Segment Open

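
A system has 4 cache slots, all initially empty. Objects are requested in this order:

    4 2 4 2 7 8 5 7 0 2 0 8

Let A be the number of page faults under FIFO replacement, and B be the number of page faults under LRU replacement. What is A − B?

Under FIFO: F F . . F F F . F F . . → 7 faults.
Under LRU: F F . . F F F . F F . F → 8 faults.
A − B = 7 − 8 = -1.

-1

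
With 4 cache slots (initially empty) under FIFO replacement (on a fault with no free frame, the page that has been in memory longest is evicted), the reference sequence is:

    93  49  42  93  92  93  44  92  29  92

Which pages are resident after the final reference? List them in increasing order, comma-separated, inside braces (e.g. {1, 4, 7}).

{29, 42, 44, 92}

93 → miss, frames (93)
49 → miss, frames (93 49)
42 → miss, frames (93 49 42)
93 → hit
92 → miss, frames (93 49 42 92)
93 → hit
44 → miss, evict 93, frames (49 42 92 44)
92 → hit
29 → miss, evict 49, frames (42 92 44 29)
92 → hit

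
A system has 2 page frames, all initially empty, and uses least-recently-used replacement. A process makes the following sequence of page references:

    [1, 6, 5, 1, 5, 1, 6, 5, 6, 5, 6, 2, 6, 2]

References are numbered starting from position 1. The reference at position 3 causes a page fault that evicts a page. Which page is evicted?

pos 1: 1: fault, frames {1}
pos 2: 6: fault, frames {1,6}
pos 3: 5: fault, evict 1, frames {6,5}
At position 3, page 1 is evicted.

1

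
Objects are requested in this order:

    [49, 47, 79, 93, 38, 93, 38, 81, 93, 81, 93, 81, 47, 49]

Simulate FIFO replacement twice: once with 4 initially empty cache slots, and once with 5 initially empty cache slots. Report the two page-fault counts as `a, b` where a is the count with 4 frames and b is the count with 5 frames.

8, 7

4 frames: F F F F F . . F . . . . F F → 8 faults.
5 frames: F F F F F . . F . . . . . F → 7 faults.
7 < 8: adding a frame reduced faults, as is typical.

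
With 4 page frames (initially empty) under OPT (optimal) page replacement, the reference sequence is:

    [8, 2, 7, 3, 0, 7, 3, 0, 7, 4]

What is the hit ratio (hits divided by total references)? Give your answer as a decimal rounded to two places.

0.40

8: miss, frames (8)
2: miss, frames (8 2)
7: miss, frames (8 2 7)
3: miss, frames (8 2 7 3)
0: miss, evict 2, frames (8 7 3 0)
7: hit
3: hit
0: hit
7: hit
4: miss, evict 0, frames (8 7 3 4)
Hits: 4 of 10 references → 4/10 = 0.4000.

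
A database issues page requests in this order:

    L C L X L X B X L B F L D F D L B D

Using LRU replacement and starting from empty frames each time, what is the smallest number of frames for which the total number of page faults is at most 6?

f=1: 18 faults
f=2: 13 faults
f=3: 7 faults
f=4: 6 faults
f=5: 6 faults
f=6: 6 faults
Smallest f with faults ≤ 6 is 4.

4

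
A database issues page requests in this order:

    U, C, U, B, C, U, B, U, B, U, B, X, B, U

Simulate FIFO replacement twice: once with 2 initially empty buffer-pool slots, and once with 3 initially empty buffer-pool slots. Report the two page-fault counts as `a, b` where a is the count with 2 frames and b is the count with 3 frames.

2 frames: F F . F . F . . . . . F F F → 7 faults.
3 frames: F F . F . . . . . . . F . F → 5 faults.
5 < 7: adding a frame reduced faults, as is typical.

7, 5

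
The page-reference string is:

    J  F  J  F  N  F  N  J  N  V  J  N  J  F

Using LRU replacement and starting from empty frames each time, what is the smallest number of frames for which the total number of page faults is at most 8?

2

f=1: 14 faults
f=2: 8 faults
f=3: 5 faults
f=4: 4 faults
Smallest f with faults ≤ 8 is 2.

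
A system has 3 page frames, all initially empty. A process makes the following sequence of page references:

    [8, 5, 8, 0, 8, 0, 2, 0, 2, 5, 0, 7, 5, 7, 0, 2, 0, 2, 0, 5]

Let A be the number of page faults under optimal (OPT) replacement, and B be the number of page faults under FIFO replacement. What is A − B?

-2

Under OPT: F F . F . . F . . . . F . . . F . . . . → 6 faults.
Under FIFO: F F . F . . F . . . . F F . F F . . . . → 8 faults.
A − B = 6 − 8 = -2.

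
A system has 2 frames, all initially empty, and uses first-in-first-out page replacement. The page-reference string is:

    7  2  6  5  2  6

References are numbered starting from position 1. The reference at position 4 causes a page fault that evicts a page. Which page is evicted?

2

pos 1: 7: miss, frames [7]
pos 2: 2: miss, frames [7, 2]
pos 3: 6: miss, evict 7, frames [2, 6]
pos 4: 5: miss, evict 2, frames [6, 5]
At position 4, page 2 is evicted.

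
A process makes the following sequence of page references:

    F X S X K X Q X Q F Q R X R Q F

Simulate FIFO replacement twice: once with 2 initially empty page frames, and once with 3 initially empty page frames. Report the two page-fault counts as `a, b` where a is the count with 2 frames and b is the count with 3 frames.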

Segment Closed

### Task requirements:
Collect each line of the entries that has the word "system", copying it in full.

### Answer below:
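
A system has 4 cache slots, all initially empty. Objects are requested in this order:
A system has 2 page frames, all initially empty, and uses least-recently-used replacement. A process makes the following sequence of page references:
A system has 3 page frames, all initially empty. A process makes the following sequence of page references:
A system has 2 frames, all initially empty, and uses first-in-first-out page replacement. The page-reference string is: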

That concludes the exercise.